TO DO. Going through the data below, copy out each line where the word "Marcus" shows up.

RECORDS TO USE.
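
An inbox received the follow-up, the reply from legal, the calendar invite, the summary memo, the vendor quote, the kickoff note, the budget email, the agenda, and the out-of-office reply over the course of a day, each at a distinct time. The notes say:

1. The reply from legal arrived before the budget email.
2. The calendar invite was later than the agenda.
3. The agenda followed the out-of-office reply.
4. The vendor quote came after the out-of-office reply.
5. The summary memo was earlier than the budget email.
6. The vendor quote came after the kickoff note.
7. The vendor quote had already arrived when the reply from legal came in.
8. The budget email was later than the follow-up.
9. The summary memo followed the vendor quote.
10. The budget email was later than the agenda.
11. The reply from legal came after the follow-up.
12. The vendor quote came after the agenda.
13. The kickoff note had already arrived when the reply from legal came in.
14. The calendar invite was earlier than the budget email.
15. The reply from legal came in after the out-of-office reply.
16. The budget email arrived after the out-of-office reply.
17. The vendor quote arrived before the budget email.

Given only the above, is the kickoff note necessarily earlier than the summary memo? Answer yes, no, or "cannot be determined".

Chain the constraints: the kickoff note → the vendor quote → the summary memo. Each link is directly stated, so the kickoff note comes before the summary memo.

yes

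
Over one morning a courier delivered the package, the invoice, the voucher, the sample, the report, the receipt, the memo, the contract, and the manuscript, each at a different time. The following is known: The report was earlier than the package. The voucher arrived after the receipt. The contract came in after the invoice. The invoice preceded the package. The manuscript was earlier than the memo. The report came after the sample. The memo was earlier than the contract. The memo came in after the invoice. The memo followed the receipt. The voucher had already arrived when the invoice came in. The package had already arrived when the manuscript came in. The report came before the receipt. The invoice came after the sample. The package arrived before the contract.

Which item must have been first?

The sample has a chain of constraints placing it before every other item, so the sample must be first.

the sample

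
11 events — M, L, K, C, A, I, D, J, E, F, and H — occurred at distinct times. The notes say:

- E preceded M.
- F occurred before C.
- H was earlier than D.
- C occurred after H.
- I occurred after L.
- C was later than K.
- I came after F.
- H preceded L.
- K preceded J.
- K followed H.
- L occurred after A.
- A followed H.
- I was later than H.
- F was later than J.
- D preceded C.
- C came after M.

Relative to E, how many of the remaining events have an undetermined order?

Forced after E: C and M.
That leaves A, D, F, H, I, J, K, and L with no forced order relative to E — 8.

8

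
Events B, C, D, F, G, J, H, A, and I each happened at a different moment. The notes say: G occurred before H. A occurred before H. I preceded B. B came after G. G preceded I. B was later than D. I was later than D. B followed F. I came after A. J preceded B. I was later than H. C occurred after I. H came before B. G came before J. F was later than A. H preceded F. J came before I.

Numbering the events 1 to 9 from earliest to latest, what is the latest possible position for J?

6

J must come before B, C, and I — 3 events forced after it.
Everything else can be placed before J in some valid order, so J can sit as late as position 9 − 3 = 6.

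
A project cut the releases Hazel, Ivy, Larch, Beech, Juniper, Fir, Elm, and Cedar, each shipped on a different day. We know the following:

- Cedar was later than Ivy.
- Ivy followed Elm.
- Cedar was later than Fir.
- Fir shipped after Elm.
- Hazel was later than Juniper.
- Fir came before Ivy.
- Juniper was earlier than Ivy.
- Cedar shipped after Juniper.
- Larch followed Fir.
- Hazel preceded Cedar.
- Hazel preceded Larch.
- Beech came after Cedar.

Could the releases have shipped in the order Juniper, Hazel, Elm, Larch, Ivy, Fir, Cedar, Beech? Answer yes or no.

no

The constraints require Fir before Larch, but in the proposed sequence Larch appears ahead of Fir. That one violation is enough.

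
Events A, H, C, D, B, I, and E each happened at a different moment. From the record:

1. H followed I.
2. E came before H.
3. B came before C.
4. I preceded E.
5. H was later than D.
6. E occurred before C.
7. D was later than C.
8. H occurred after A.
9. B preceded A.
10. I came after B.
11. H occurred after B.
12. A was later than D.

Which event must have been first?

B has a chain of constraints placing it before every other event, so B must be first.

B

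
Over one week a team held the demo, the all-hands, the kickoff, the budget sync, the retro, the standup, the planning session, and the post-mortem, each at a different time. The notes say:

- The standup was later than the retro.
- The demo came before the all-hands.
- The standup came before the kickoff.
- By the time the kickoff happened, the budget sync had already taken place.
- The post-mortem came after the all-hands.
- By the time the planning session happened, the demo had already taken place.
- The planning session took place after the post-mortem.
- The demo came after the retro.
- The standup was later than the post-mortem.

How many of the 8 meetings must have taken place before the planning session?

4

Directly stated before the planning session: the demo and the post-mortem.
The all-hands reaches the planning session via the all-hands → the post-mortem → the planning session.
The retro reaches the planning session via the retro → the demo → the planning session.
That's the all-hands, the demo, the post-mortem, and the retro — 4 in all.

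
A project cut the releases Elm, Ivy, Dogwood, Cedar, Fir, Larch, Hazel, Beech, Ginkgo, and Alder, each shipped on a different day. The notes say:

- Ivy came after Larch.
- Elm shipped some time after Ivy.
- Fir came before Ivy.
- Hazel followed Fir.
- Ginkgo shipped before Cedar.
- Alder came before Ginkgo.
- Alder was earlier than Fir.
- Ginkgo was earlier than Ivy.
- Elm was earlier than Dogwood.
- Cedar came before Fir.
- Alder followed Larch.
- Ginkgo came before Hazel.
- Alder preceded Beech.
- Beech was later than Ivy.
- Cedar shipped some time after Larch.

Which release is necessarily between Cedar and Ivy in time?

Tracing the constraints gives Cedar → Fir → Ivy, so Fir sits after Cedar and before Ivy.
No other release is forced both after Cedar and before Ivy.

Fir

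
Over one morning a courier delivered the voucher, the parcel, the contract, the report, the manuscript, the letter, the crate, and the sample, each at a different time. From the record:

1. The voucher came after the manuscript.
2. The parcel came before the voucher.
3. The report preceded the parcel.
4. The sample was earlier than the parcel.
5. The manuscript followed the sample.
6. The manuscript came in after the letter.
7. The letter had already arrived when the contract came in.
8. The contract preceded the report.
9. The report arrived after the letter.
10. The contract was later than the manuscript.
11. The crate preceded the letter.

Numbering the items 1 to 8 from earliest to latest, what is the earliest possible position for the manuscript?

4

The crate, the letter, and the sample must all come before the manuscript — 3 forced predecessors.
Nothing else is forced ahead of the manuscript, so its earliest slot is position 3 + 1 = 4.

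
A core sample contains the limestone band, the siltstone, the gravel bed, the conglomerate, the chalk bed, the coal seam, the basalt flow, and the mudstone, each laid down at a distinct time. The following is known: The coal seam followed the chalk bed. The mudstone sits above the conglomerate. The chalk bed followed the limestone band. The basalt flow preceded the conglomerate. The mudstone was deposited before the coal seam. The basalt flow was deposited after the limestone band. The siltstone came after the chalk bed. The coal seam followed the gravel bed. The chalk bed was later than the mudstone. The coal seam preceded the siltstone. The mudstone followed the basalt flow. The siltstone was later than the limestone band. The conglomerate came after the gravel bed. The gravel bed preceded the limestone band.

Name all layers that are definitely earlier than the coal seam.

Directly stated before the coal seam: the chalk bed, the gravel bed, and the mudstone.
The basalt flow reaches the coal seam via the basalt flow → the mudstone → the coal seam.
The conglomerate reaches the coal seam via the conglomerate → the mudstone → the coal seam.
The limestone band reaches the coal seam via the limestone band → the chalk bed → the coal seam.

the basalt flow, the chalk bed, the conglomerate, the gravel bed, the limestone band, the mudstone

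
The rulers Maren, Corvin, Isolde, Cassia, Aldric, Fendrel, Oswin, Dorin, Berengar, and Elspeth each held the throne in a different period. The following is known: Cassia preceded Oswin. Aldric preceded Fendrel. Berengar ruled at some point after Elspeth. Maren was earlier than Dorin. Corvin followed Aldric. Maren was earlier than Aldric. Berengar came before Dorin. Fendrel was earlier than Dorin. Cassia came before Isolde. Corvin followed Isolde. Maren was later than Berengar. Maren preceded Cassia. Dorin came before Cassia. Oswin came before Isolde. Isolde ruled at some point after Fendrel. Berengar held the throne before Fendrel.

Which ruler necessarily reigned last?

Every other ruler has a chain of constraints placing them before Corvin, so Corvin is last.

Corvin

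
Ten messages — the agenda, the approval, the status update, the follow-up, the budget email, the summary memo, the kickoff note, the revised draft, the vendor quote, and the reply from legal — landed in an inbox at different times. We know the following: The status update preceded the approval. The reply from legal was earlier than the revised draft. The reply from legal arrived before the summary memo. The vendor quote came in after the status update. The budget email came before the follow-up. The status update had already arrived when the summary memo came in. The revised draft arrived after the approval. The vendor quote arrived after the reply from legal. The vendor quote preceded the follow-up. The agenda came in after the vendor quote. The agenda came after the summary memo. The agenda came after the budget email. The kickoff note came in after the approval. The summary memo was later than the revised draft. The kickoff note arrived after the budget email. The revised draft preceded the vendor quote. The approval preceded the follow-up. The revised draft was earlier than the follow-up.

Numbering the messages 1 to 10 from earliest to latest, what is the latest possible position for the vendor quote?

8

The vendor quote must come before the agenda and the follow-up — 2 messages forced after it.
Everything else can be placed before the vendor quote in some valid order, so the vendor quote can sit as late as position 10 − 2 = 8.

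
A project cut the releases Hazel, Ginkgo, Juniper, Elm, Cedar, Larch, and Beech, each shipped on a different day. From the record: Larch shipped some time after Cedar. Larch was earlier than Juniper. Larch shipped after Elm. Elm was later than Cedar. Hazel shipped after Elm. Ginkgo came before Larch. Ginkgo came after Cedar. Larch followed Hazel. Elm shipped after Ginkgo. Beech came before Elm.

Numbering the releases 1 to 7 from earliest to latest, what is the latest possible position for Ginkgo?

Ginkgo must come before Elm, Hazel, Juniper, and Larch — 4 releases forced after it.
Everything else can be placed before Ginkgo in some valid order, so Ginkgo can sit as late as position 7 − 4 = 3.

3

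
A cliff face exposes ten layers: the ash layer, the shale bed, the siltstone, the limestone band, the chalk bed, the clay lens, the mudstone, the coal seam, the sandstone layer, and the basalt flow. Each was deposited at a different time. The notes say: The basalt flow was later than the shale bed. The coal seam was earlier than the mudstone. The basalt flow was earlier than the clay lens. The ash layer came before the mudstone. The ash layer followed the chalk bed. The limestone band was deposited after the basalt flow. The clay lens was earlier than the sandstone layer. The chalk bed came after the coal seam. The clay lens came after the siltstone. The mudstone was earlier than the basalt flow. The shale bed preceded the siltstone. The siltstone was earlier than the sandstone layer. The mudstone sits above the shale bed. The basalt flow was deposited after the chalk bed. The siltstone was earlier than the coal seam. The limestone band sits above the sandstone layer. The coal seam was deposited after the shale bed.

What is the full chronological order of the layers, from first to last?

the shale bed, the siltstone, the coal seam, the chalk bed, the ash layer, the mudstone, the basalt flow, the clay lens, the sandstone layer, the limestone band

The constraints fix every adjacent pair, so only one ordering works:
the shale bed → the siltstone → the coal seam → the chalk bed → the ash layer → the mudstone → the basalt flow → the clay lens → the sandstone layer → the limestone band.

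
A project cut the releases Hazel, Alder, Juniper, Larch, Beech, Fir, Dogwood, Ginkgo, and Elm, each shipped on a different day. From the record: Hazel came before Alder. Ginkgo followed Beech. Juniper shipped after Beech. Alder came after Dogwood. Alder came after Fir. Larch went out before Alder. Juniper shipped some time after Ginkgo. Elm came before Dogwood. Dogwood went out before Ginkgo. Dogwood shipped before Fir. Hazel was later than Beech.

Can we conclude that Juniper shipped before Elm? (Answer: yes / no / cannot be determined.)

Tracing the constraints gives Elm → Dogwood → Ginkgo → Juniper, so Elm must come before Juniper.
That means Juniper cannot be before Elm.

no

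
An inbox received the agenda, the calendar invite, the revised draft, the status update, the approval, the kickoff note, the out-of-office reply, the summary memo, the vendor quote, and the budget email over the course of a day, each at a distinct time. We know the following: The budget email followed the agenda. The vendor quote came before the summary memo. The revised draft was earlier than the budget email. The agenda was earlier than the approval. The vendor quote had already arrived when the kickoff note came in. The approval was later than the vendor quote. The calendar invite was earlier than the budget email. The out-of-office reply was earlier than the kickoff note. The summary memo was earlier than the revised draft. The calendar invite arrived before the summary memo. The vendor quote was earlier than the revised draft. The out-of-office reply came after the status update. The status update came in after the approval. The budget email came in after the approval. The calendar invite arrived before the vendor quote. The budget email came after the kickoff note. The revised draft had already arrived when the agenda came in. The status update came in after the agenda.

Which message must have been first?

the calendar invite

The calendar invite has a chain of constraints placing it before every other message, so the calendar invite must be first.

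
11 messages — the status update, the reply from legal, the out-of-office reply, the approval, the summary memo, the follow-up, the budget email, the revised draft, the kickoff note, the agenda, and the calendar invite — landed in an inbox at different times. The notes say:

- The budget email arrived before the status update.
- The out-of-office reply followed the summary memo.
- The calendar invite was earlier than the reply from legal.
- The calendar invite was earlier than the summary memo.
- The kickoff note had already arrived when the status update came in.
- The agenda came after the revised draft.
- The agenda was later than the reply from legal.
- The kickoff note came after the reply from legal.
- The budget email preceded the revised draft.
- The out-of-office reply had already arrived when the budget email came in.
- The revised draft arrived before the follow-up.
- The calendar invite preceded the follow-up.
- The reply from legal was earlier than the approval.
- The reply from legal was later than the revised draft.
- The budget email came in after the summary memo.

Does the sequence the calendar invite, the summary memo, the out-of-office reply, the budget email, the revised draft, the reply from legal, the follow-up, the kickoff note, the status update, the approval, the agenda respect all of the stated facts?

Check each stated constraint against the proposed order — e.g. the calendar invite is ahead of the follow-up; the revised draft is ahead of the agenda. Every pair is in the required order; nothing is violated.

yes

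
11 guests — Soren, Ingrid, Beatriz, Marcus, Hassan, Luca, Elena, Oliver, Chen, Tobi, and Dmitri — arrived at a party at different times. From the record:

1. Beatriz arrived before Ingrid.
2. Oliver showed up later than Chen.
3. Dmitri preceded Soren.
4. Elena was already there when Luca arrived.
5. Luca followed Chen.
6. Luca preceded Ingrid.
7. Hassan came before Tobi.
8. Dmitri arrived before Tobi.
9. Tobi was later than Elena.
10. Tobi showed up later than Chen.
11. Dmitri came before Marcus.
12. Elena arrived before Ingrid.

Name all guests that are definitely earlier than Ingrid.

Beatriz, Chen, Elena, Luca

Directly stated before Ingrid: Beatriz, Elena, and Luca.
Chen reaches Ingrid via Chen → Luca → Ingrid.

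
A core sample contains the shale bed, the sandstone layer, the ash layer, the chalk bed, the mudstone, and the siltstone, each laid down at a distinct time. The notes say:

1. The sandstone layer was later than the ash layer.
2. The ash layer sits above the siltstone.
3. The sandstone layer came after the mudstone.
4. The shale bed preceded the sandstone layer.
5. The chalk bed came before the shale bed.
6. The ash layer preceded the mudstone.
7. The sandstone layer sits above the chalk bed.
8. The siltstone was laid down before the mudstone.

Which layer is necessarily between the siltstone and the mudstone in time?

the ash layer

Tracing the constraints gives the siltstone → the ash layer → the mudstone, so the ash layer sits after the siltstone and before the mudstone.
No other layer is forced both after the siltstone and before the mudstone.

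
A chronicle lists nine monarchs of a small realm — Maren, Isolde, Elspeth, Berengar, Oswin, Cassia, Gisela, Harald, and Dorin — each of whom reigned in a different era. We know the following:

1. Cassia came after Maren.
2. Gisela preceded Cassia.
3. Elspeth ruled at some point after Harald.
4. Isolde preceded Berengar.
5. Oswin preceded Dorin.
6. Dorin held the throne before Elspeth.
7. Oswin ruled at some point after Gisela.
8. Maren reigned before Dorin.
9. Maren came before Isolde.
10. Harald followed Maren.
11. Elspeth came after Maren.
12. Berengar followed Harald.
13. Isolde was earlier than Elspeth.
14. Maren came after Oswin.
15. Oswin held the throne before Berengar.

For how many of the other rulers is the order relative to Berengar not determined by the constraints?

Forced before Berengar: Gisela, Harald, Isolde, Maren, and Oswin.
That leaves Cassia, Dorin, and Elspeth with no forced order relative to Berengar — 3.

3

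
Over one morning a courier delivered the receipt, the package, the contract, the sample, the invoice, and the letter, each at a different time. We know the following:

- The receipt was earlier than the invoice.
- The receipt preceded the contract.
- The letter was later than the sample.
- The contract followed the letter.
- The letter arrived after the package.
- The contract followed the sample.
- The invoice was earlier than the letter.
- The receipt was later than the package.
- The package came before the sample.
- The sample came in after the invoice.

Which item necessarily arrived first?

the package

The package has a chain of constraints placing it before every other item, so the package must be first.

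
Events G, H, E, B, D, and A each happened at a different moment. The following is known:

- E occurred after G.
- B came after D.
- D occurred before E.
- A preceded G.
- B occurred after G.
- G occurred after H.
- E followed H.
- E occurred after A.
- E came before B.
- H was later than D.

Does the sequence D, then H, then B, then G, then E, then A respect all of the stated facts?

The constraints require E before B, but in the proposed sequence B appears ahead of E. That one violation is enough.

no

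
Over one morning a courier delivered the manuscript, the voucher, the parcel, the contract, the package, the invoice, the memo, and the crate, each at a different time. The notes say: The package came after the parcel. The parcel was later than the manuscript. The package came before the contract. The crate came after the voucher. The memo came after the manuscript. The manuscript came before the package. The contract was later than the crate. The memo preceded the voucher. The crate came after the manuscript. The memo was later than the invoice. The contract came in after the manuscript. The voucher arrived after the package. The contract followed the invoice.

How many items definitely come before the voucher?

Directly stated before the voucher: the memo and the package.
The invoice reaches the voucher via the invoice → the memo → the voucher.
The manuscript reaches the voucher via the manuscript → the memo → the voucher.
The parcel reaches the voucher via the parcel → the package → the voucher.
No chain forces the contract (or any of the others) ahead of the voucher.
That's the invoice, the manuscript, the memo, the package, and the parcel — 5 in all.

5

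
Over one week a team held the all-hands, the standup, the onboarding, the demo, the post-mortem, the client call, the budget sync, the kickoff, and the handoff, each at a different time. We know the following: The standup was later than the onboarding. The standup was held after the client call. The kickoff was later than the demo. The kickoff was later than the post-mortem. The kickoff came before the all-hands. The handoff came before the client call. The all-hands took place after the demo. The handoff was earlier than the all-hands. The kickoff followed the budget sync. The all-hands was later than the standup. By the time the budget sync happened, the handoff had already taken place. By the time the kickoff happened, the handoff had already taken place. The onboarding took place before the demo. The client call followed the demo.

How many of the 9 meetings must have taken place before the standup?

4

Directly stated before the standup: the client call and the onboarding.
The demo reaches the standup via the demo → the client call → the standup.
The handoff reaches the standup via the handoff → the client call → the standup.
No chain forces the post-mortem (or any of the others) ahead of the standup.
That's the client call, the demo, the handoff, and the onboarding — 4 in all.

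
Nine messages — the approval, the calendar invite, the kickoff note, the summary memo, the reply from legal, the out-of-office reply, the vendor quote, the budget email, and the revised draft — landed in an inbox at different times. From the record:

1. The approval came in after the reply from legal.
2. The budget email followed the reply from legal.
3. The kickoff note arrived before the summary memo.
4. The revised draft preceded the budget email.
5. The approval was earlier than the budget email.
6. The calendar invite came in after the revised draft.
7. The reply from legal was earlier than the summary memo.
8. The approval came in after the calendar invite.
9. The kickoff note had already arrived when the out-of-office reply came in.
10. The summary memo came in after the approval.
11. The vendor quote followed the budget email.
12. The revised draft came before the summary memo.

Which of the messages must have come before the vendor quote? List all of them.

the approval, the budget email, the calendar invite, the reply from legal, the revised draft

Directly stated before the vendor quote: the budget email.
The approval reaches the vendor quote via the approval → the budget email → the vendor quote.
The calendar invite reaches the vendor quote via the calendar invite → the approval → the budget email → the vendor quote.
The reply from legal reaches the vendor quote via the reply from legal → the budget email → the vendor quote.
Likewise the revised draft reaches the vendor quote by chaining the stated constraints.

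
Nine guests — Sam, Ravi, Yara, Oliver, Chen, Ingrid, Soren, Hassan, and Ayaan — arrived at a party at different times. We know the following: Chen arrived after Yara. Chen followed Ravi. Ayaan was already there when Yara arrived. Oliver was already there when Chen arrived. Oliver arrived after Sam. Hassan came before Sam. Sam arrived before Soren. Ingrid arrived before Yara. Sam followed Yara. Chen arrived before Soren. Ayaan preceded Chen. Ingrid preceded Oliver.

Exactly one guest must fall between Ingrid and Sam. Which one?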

WRITTEN RESPONSE.
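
11 guests — Soren, Ingrid, Beatriz, Marcus, Hassan, Luca, Elena, Oliver, Chen, Tobi, and Dmitri — arrived at a party at different times. From the record:
11. Dmitri came before Marcus.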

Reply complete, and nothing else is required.